§ **WORKING DATA**:
☆ ☆ ☆ ☆ ☆
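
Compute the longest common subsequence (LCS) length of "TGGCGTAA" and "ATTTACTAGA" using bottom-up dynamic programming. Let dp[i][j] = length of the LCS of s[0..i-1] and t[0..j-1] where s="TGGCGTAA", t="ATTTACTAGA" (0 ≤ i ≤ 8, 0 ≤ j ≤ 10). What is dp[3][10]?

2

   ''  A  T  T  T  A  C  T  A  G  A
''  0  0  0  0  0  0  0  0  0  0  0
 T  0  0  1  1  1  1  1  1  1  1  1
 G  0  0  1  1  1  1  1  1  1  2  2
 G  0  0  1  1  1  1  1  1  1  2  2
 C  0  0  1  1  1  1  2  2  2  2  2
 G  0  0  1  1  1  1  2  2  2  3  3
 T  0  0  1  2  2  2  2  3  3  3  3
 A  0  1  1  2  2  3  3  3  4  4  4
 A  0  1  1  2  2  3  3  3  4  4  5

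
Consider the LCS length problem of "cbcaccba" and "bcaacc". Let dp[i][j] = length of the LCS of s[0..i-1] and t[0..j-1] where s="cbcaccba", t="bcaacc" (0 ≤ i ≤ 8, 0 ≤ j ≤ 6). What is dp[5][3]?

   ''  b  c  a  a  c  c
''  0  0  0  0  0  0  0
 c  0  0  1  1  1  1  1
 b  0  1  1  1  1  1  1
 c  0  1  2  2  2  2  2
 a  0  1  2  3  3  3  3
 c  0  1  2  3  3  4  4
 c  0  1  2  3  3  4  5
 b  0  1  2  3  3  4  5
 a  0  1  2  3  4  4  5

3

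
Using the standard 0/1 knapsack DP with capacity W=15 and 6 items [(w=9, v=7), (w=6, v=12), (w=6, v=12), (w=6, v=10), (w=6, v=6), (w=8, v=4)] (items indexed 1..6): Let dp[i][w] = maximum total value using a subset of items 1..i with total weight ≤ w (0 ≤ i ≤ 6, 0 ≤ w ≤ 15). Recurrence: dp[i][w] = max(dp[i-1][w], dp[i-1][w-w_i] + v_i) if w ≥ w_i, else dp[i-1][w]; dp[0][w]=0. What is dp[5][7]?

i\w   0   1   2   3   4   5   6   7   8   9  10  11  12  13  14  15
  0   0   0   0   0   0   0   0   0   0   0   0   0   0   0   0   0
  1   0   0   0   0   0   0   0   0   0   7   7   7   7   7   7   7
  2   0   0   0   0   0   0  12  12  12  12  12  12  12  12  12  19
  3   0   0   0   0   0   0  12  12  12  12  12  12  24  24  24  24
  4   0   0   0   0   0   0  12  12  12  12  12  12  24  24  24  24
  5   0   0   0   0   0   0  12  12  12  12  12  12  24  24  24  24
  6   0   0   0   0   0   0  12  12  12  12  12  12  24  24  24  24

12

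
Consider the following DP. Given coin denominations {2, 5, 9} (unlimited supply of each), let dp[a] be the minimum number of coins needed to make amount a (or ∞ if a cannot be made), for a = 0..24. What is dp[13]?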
☆ ☆ ☆ ☆ ☆
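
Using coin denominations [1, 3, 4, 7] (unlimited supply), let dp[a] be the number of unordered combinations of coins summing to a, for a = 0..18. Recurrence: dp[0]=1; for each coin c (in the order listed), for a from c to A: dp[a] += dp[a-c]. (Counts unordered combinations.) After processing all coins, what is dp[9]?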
☆ ☆ ☆ ☆ ☆
§ **ABOUT THIS TASK**: Of the entries above, repeat exactly the lines from the line with "Using the standard" through the line with "Consider the following", both of them included.

§ **EXPECTED ANSWER**:
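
Using the standard 0/1 knapsack DP with capacity W=15 and 6 items [(w=9, v=7), (w=6, v=12), (w=6, v=12), (w=6, v=10), (w=6, v=6), (w=8, v=4)] (items indexed 1..6): Let dp[i][w] = maximum total value using a subset of items 1..i with total weight ≤ w (0 ≤ i ≤ 6, 0 ≤ w ≤ 15). Recurrence: dp[i][w] = max(dp[i-1][w], dp[i-1][w-w_i] + v_i) if w ≥ w_i, else dp[i-1][w]; dp[0][w]=0. What is dp[5][7]?

i\w   0   1   2   3   4   5   6   7   8   9  10  11  12  13  14  15
  0   0   0   0   0   0   0   0   0   0   0   0   0   0   0   0   0
  1   0   0   0   0   0   0   0   0   0   7   7   7   7   7   7   7
  2   0   0   0   0   0   0  12  12  12  12  12  12  12  12  12  19
  3   0   0   0   0   0   0  12  12  12  12  12  12  24  24  24  24
  4   0   0   0   0   0   0  12  12  12  12  12  12  24  24  24  24
  5   0   0   0   0   0   0  12  12  12  12  12  12  24  24  24  24
  6   0   0   0   0   0   0  12  12  12  12  12  12  24  24  24  24

12

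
Consider the following DP. Given coin denominations {2, 5, 9} (unlimited supply of each), let dp[a] be the minimum number of coins needed to make amount a (or ∞ if a cannot be made), for a = 0..24. What is dp[13]?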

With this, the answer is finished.